[Opening EXTRACTED RECORDS section]

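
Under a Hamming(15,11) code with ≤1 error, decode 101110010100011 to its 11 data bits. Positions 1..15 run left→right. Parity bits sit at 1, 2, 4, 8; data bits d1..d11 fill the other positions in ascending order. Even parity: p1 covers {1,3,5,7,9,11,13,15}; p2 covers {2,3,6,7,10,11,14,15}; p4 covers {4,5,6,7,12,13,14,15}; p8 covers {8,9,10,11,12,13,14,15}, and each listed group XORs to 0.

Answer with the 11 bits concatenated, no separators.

s1 (pos 1,3,5,7,9,11,13,15): 1⊕1⊕1⊕0⊕0⊕0⊕0⊕1 = 0
s2 (pos 2,3,6,7,10,11,14,15): 0⊕1⊕0⊕0⊕1⊕0⊕1⊕1 = 0
s4 (pos 4,5,6,7,12,13,14,15): 1⊕1⊕0⊕0⊕0⊕0⊕1⊕1 = 0
s8 (pos 8,9,10,11,12,13,14,15): 1⊕0⊕1⊕0⊕0⊕0⊕1⊕1 = 0
Syndrome s8…s1 = 0000 → no error.
Read data bits from positions 3,5,6,7,9,10,11,12,13,14,15: 11000100011

11000100011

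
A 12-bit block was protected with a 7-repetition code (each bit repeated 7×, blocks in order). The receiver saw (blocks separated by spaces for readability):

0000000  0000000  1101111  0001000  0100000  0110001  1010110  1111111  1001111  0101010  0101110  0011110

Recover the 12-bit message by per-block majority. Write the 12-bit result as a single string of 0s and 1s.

Block 1 (0000000): 0 ones → 0
Block 2 (0000000): 0 ones → 0
Block 3 (1101111): 6 ones → 1
Block 4 (0001000): 1 one → 0
Block 5 (0100000): 1 one → 0
Block 6 (0110001): 3 ones → 0
Block 7 (1010110): 4 ones → 1
Block 8 (1111111): 7 ones → 1
Block 9 (1001111): 5 ones → 1
Block 10 (0101010): 3 ones → 0
Block 11 (0101110): 4 ones → 1
Block 12 (0011110): 4 ones → 1

001000111011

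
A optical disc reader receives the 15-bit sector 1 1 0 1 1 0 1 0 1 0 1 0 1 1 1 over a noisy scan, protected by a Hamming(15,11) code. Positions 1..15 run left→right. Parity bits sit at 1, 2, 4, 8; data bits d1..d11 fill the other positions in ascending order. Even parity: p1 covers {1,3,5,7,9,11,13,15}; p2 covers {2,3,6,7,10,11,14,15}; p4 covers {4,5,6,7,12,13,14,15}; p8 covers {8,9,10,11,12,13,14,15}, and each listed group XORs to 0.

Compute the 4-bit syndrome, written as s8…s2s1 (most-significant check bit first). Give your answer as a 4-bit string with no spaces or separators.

1011

s1 (pos 1,3,5,7,9,11,13,15): 1⊕0⊕1⊕1⊕1⊕1⊕1⊕1 = 1
s2 (pos 2,3,6,7,10,11,14,15): 1⊕0⊕0⊕1⊕0⊕1⊕1⊕1 = 1
s4 (pos 4,5,6,7,12,13,14,15): 1⊕1⊕0⊕1⊕0⊕1⊕1⊕1 = 0
s8 (pos 8,9,10,11,12,13,14,15): 0⊕1⊕0⊕1⊕0⊕1⊕1⊕1 = 1
Syndrome s8…s1 = 1011 → error at position 11.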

[Closing EXTRACTED RECORDS section]

**BRIEF:**
Your answer should hold the line with "Recover the 12-bit" and each line after it to the end of the data, retyped exactly. Include no other lines.

**REPLY:**
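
Recover the 12-bit message by per-block majority. Write the 12-bit result as a single string of 0s and 1s.

Block 1 (0000000): 0 ones → 0
Block 2 (0000000): 0 ones → 0
Block 3 (1101111): 6 ones → 1
Block 4 (0001000): 1 one → 0
Block 5 (0100000): 1 one → 0
Block 6 (0110001): 3 ones → 0
Block 7 (1010110): 4 ones → 1
Block 8 (1111111): 7 ones → 1
Block 9 (1001111): 5 ones → 1
Block 10 (0101010): 3 ones → 0
Block 11 (0101110): 4 ones → 1
Block 12 (0011110): 4 ones → 1

001000111011

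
A optical disc reader receives the 15-bit sector 1 1 0 1 1 0 1 0 1 0 1 0 1 1 1 over a noisy scan, protected by a Hamming(15,11) code. Positions 1..15 run left→right. Parity bits sit at 1, 2, 4, 8; data bits d1..d11 fill the other positions in ascending order. Even parity: p1 covers {1,3,5,7,9,11,13,15}; p2 covers {2,3,6,7,10,11,14,15}; p4 covers {4,5,6,7,12,13,14,15}; p8 covers {8,9,10,11,12,13,14,15}, and each listed group XORs to 0.

Compute the 4-bit syndrome, written as s8…s2s1 (most-significant check bit first). Give your answer as a 4-bit string with no spaces or separators.

1011

s1 (pos 1,3,5,7,9,11,13,15): 1⊕0⊕1⊕1⊕1⊕1⊕1⊕1 = 1
s2 (pos 2,3,6,7,10,11,14,15): 1⊕0⊕0⊕1⊕0⊕1⊕1⊕1 = 1
s4 (pos 4,5,6,7,12,13,14,15): 1⊕1⊕0⊕1⊕0⊕1⊕1⊕1 = 0
s8 (pos 8,9,10,11,12,13,14,15): 0⊕1⊕0⊕1⊕0⊕1⊕1⊕1 = 1
Syndrome s8…s1 = 1011 → error at position 11.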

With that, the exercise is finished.